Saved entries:
= = =

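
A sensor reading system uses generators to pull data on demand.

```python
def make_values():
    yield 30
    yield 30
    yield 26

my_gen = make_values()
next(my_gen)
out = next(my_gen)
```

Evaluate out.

Step 1: make_values() creates a generator.
Step 2: next(my_gen) yields 30 (consumed and discarded).
Step 3: next(my_gen) yields 30, assigned to out.
Therefore out = 30.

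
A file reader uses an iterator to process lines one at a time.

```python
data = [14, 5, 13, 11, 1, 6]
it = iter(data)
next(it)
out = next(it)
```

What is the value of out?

Step 1: Create iterator over [14, 5, 13, 11, 1, 6].
Step 2: next() consumes 14.
Step 3: next() returns 5.
Therefore out = 5.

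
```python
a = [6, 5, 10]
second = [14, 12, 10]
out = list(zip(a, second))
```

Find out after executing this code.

Step 1: zip pairs elements at same index:
  Index 0: (6, 14)
  Index 1: (5, 12)
  Index 2: (10, 10)
Therefore out = [(6, 14), (5, 12), (10, 10)].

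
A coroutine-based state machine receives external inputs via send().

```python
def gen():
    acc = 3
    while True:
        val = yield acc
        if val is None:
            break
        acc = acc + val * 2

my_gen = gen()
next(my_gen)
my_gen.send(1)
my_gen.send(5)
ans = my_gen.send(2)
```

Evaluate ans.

Step 1: next() -> yield acc=3.
Step 2: send(1) -> val=1, acc = 3 + 1*2 = 5, yield 5.
Step 3: send(5) -> val=5, acc = 5 + 5*2 = 15, yield 15.
Step 4: send(2) -> val=2, acc = 15 + 2*2 = 19, yield 19.
Therefore ans = 19.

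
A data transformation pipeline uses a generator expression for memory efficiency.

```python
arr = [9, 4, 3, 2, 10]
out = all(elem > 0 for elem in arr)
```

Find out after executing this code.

Step 1: Check elem > 0 for each element in [9, 4, 3, 2, 10]:
  9 > 0: True
  4 > 0: True
  3 > 0: True
  2 > 0: True
  10 > 0: True
Step 2: all() returns True.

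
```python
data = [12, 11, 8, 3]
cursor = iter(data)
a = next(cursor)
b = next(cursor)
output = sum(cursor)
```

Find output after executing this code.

Step 1: Create iterator over [12, 11, 8, 3].
Step 2: a = next() = 12, b = next() = 11.
Step 3: sum() of remaining [8, 3] = 11.
Therefore output = 11.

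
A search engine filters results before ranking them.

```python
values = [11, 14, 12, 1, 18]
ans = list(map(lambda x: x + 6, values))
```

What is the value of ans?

Step 1: Apply lambda x: x + 6 to each element:
  11 -> 17
  14 -> 20
  12 -> 18
  1 -> 7
  18 -> 24
Therefore ans = [17, 20, 18, 7, 24].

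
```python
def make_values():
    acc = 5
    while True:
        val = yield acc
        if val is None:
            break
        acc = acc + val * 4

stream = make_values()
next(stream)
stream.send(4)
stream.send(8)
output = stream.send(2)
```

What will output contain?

Step 1: next() -> yield acc=5.
Step 2: send(4) -> val=4, acc = 5 + 4*4 = 21, yield 21.
Step 3: send(8) -> val=8, acc = 21 + 8*4 = 53, yield 53.
Step 4: send(2) -> val=2, acc = 53 + 2*4 = 61, yield 61.
Therefore output = 61.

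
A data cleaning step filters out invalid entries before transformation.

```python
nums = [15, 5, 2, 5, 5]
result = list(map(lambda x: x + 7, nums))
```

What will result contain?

Step 1: Apply lambda x: x + 7 to each element:
  15 -> 22
  5 -> 12
  2 -> 9
  5 -> 12
  5 -> 12
Therefore result = [22, 12, 9, 12, 12].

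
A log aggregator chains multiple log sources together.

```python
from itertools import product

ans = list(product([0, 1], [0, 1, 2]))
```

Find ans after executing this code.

Step 1: product([0, 1], [0, 1, 2]) gives all pairs:
  (0, 0)
  (0, 1)
  (0, 2)
  (1, 0)
  (1, 1)
  (1, 2)
Therefore ans = [(0, 0), (0, 1), (0, 2), (1, 0), (1, 1), (1, 2)].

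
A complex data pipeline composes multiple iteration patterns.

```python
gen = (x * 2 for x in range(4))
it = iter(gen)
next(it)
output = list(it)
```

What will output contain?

Step 1: Generator produces [0, 2, 4, 6].
Step 2: next(it) consumes first element (0).
Step 3: list(it) collects remaining: [2, 4, 6].
Therefore output = [2, 4, 6].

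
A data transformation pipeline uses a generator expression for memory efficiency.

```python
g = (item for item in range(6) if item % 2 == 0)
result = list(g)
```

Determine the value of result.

Step 1: Filter range(6) keeping only even values:
  item=0: even, included
  item=1: odd, excluded
  item=2: even, included
  item=3: odd, excluded
  item=4: even, included
  item=5: odd, excluded
Therefore result = [0, 2, 4].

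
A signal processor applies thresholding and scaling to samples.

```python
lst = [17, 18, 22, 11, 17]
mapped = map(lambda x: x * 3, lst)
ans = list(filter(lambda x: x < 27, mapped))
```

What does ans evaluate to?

Step 1: Map x * 3:
  17 -> 51
  18 -> 54
  22 -> 66
  11 -> 33
  17 -> 51
Step 2: Filter for < 27:
  51: removed
  54: removed
  66: removed
  33: removed
  51: removed
Therefore ans = [].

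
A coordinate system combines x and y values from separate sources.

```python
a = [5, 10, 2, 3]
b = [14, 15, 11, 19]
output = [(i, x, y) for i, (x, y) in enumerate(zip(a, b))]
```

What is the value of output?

Step 1: enumerate(zip(a, b)) gives index with paired elements:
  i=0: (5, 14)
  i=1: (10, 15)
  i=2: (2, 11)
  i=3: (3, 19)
Therefore output = [(0, 5, 14), (1, 10, 15), (2, 2, 11), (3, 3, 19)].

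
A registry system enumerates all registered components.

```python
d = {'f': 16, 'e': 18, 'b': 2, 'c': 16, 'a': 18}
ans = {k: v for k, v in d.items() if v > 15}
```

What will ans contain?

Step 1: Filter items where value > 15:
  'f': 16 > 15: kept
  'e': 18 > 15: kept
  'b': 2 <= 15: removed
  'c': 16 > 15: kept
  'a': 18 > 15: kept
Therefore ans = {'f': 16, 'e': 18, 'c': 16, 'a': 18}.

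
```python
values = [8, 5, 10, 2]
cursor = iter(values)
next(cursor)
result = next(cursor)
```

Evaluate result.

Step 1: Create iterator over [8, 5, 10, 2].
Step 2: next() consumes 8.
Step 3: next() returns 5.
Therefore result = 5.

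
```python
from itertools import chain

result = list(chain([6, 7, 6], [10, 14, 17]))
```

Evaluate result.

Step 1: chain() concatenates iterables: [6, 7, 6] + [10, 14, 17].
Therefore result = [6, 7, 6, 10, 14, 17].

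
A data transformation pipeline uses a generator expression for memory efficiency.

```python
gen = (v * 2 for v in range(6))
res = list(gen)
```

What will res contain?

Step 1: For each v in range(6), compute v*2:
  v=0: 0*2 = 0
  v=1: 1*2 = 2
  v=2: 2*2 = 4
  v=3: 3*2 = 6
  v=4: 4*2 = 8
  v=5: 5*2 = 10
Therefore res = [0, 2, 4, 6, 8, 10].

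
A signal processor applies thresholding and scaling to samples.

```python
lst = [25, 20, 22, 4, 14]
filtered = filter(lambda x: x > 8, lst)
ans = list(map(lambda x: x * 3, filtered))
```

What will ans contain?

Step 1: Filter lst for elements > 8:
  25: kept
  20: kept
  22: kept
  4: removed
  14: kept
Step 2: Map x * 3 on filtered [25, 20, 22, 14]:
  25 -> 75
  20 -> 60
  22 -> 66
  14 -> 42
Therefore ans = [75, 60, 66, 42].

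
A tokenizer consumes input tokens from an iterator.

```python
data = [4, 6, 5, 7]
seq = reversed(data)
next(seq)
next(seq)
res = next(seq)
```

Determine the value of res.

Step 1: reversed([4, 6, 5, 7]) gives iterator: [7, 5, 6, 4].
Step 2: First next() = 7, second next() = 5.
Step 3: Third next() = 6.
Therefore res = 6.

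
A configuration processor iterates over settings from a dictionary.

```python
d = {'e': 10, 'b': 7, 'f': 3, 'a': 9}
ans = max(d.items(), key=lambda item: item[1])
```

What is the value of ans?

Step 1: Find item with maximum value:
  ('e', 10)
  ('b', 7)
  ('f', 3)
  ('a', 9)
Step 2: Maximum value is 10 at key 'e'.
Therefore ans = ('e', 10).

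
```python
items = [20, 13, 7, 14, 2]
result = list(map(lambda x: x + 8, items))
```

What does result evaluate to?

Step 1: Apply lambda x: x + 8 to each element:
  20 -> 28
  13 -> 21
  7 -> 15
  14 -> 22
  2 -> 10
Therefore result = [28, 21, 15, 22, 10].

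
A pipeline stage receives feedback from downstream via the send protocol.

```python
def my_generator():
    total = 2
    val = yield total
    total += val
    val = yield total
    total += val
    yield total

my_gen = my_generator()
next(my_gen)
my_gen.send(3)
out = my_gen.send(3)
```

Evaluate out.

Step 1: next() -> yield total=2.
Step 2: send(3) -> val=3, total = 2+3 = 5, yield 5.
Step 3: send(3) -> val=3, total = 5+3 = 8, yield 8.
Therefore out = 8.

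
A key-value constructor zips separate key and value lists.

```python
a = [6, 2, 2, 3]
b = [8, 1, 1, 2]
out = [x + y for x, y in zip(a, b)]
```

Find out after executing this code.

Step 1: Add corresponding elements:
  6 + 8 = 14
  2 + 1 = 3
  2 + 1 = 3
  3 + 2 = 5
Therefore out = [14, 3, 3, 5].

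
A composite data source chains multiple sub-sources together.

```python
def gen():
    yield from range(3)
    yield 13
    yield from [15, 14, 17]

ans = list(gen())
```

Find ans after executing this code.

Step 1: Trace yields in order:
  yield 0
  yield 1
  yield 2
  yield 13
  yield 15
  yield 14
  yield 17
Therefore ans = [0, 1, 2, 13, 15, 14, 17].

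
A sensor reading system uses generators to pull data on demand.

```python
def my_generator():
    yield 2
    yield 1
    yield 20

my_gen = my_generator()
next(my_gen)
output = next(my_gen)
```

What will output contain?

Step 1: my_generator() creates a generator.
Step 2: next(my_gen) yields 2 (consumed and discarded).
Step 3: next(my_gen) yields 1, assigned to output.
Therefore output = 1.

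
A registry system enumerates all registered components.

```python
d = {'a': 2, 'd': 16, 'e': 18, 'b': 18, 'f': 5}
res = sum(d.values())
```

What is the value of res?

Step 1: d.values() = [2, 16, 18, 18, 5].
Step 2: sum = 59.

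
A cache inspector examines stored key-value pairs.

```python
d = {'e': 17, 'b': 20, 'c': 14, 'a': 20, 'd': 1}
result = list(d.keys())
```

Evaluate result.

Step 1: d.keys() returns the dictionary keys in insertion order.
Therefore result = ['e', 'b', 'c', 'a', 'd'].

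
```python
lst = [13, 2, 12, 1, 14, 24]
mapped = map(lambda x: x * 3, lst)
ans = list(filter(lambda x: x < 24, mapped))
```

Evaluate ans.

Step 1: Map x * 3:
  13 -> 39
  2 -> 6
  12 -> 36
  1 -> 3
  14 -> 42
  24 -> 72
Step 2: Filter for < 24:
  39: removed
  6: kept
  36: removed
  3: kept
  42: removed
  72: removed
Therefore ans = [6, 3].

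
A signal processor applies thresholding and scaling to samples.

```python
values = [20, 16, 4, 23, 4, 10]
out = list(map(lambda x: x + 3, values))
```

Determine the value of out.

Step 1: Apply lambda x: x + 3 to each element:
  20 -> 23
  16 -> 19
  4 -> 7
  23 -> 26
  4 -> 7
  10 -> 13
Therefore out = [23, 19, 7, 26, 7, 13].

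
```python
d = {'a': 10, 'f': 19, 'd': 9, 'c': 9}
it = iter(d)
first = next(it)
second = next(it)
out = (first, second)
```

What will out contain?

Step 1: iter(d) iterates over keys: ['a', 'f', 'd', 'c'].
Step 2: first = next(it) = 'a', second = next(it) = 'f'.
Therefore out = ('a', 'f').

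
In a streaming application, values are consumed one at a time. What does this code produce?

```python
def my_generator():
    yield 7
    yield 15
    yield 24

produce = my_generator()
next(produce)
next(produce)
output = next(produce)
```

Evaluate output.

Step 1: my_generator() creates a generator.
Step 2: next(produce) yields 7 (consumed and discarded).
Step 3: next(produce) yields 15 (consumed and discarded).
Step 4: next(produce) yields 24, assigned to output.
Therefore output = 24.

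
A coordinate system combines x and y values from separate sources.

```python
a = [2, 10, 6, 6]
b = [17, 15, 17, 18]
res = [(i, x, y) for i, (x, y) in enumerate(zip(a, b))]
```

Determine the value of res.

Step 1: enumerate(zip(a, b)) gives index with paired elements:
  i=0: (2, 17)
  i=1: (10, 15)
  i=2: (6, 17)
  i=3: (6, 18)
Therefore res = [(0, 2, 17), (1, 10, 15), (2, 6, 17), (3, 6, 18)].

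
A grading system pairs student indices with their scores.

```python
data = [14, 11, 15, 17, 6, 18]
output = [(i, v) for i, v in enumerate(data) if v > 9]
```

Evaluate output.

Step 1: Filter enumerate([14, 11, 15, 17, 6, 18]) keeping v > 9:
  (0, 14): 14 > 9, included
  (1, 11): 11 > 9, included
  (2, 15): 15 > 9, included
  (3, 17): 17 > 9, included
  (4, 6): 6 <= 9, excluded
  (5, 18): 18 > 9, included
Therefore output = [(0, 14), (1, 11), (2, 15), (3, 17), (5, 18)].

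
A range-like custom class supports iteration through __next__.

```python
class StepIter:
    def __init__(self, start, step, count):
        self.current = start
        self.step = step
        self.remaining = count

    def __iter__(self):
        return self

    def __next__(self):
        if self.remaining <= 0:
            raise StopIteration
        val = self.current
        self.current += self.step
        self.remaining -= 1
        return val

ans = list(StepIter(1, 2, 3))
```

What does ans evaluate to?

Step 1: StepIter starts at 1, increments by 2, for 3 steps:
  Yield 1, then current += 2
  Yield 3, then current += 2
  Yield 5, then current += 2
Therefore ans = [1, 3, 5].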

= = =

> **ASSIGNED TASK**:
Look over the records above and copy each line that includes the string "import".

> **RESPONSE BOX**:
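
from itertools import product
from itertools import chain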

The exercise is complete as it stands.